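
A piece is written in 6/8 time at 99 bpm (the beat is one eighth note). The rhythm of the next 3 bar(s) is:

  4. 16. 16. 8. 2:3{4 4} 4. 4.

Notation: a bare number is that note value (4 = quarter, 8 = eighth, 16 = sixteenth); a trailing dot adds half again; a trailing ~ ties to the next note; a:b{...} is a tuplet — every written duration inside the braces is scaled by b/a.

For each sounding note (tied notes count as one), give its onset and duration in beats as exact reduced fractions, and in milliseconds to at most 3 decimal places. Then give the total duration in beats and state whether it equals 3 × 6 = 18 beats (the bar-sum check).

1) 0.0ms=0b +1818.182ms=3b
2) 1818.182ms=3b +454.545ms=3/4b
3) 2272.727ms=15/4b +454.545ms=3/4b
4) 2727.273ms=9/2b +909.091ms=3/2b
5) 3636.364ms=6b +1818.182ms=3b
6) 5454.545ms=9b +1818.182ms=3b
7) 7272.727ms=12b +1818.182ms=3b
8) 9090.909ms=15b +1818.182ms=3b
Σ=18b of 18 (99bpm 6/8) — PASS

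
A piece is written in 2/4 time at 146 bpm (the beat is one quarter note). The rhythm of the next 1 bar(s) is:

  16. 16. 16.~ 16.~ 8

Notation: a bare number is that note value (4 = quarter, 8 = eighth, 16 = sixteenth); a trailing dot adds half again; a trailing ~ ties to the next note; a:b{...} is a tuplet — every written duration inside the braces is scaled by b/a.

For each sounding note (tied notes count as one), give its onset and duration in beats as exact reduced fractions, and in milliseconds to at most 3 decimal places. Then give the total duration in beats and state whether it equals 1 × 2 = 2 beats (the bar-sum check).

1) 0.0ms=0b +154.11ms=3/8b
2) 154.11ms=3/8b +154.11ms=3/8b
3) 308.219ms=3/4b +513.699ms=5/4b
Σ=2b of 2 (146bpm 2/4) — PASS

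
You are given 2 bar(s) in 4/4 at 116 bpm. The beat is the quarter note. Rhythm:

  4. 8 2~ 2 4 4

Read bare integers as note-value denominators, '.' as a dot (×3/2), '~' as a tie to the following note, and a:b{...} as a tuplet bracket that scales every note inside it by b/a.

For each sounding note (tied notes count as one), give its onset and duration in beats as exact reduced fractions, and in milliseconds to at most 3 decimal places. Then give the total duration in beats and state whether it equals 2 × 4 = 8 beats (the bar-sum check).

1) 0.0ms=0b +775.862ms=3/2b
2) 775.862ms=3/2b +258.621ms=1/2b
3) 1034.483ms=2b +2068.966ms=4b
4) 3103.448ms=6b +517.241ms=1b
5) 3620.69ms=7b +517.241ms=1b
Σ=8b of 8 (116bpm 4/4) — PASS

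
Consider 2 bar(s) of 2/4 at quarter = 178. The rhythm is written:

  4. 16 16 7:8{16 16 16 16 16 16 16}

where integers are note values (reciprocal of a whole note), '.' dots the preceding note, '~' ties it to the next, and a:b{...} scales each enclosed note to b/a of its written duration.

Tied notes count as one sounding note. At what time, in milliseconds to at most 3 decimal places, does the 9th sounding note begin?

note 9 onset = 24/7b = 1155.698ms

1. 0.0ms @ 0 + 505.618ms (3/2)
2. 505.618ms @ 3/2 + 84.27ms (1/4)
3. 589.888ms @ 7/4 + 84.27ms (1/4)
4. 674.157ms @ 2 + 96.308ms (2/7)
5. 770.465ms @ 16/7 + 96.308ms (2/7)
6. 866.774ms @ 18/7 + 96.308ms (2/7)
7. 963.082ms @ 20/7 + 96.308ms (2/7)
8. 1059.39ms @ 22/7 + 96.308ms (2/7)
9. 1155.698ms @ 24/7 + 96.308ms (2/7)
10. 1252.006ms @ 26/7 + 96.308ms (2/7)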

• • • • • • •

The problem — Find the line that contains "Consider 2 bar(s)". Copy it and every line after it to the end of the records, exactly, and nothing more.

Solution for this problem —
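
Consider 2 bar(s) of 2/4 at quarter = 178. The rhythm is written:

  4. 16 16 7:8{16 16 16 16 16 16 16}

where integers are note values (reciprocal of a whole note), '.' dots the preceding note, '~' ties it to the next, and a:b{...} scales each enclosed note to b/a of its written duration.

Tied notes count as one sounding note. At what time, in milliseconds to at most 3 decimal places, does the 9th sounding note begin?

note 9 onset = 24/7b = 1155.698ms

1. 0.0ms @ 0 + 505.618ms (3/2)
2. 505.618ms @ 3/2 + 84.27ms (1/4)
3. 589.888ms @ 7/4 + 84.27ms (1/4)
4. 674.157ms @ 2 + 96.308ms (2/7)
5. 770.465ms @ 16/7 + 96.308ms (2/7)
6. 866.774ms @ 18/7 + 96.308ms (2/7)
7. 963.082ms @ 20/7 + 96.308ms (2/7)
8. 1059.39ms @ 22/7 + 96.308ms (2/7)
9. 1155.698ms @ 24/7 + 96.308ms (2/7)
10. 1252.006ms @ 26/7 + 96.308ms (2/7)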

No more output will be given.